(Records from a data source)
Segment Open

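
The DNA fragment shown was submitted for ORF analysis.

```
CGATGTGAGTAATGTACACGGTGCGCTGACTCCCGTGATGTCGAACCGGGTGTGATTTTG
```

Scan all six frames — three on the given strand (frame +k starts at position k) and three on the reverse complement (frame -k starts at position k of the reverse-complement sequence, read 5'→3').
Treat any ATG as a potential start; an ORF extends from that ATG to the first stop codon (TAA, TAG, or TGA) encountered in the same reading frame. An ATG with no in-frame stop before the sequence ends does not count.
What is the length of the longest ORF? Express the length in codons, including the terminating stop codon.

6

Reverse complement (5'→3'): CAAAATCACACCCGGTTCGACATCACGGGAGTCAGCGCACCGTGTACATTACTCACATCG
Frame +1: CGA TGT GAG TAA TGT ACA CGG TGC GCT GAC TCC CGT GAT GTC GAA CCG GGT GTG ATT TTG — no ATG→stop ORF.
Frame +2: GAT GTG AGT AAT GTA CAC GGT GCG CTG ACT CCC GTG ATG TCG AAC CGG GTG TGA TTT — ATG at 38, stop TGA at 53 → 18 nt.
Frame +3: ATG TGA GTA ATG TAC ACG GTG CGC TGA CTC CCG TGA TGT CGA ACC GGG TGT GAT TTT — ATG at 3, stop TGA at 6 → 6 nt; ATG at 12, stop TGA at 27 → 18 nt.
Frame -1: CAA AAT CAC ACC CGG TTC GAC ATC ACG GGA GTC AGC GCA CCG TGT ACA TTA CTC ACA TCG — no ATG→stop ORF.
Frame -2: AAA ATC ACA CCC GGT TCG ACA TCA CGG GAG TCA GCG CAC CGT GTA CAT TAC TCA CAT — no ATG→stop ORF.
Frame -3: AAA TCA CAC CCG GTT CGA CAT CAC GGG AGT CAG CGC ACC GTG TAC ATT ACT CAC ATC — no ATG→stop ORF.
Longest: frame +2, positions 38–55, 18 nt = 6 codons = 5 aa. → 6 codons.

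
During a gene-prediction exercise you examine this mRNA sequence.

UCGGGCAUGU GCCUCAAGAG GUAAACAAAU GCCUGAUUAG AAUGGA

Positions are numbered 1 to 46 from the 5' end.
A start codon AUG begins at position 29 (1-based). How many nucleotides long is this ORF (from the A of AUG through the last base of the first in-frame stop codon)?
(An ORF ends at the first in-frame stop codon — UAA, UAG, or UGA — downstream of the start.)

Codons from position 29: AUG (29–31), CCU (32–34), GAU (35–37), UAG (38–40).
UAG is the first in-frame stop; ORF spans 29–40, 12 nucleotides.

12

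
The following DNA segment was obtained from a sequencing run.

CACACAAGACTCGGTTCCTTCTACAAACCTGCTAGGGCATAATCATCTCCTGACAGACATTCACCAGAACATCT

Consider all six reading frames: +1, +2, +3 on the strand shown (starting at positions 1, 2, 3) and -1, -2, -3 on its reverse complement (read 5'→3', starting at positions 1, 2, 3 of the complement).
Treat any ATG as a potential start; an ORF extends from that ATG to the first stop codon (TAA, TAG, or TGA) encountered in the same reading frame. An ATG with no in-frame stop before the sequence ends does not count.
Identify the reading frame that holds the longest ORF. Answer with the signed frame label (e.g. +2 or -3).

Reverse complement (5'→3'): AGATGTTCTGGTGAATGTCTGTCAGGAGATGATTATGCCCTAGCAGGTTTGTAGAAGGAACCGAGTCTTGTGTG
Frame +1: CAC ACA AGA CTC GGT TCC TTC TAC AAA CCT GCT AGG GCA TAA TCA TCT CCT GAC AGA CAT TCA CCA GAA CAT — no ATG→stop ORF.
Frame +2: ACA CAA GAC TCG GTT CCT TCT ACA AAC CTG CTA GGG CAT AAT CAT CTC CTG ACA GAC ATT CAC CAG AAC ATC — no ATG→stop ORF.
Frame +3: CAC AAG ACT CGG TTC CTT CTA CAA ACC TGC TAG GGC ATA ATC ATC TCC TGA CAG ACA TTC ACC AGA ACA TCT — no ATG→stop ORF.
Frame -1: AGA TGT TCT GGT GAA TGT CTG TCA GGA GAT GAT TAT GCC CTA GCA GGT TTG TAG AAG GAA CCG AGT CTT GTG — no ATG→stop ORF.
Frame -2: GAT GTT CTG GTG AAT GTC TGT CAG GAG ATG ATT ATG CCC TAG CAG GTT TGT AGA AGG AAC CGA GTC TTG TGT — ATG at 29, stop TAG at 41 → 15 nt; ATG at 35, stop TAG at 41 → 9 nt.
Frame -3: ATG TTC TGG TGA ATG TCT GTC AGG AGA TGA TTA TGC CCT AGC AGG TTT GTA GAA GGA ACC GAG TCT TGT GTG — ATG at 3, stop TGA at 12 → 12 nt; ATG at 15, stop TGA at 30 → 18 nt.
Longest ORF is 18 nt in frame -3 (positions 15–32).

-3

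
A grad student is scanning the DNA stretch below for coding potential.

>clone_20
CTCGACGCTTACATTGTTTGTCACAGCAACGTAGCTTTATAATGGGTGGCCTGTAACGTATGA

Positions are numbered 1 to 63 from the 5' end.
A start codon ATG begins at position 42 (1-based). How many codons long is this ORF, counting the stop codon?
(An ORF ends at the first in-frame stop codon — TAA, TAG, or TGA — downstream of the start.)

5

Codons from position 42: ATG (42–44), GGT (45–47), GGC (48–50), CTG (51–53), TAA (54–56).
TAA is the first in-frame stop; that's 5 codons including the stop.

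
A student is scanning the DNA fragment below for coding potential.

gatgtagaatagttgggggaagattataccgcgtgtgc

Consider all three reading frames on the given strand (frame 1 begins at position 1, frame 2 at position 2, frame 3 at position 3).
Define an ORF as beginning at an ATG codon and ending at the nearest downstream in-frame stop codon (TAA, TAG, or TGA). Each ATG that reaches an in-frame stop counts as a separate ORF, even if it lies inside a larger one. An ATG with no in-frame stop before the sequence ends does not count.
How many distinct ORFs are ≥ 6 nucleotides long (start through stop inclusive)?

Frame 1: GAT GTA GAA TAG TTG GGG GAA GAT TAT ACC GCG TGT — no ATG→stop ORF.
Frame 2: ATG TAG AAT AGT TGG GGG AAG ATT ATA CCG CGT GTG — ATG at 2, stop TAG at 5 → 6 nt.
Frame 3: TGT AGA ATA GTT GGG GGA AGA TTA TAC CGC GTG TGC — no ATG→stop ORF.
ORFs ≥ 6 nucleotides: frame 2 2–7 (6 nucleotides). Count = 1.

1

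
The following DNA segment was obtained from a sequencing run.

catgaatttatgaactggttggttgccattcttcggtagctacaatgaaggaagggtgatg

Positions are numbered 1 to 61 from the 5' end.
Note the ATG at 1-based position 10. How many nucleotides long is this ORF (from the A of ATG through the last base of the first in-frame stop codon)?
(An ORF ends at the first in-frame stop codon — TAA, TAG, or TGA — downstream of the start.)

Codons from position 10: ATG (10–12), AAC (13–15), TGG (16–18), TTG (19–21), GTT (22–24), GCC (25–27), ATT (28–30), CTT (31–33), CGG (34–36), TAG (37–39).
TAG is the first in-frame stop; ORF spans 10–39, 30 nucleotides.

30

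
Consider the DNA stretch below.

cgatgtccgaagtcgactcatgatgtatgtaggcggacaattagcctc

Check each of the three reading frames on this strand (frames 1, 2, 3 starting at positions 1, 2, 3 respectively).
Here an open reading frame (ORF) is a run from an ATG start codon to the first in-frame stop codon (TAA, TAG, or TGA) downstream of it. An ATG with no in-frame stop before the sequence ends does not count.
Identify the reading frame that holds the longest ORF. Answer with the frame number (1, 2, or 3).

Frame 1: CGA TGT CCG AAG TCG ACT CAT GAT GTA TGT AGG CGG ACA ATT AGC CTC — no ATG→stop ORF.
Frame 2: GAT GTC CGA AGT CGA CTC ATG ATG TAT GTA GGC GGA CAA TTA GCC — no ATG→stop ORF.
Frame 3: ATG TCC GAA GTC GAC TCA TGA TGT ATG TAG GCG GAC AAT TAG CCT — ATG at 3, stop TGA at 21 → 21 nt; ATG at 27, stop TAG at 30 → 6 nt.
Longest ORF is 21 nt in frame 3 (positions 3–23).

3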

Segment Closed

Aim of the task: The lines to return begin at the first line of the records and end at the line holding "Scan all six"; please return them exactly, including both, and nothing beyond.

Your solution:
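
The DNA fragment shown was submitted for ORF analysis.

```
CGATGTGAGTAATGTACACGGTGCGCTGACTCCCGTGATGTCGAACCGGGTGTGATTTTG
```

Scan all six frames — three on the given strand (frame +k starts at position k) and three on the reverse complement (frame -k starts at position k of the reverse-complement sequence, read 5'→3').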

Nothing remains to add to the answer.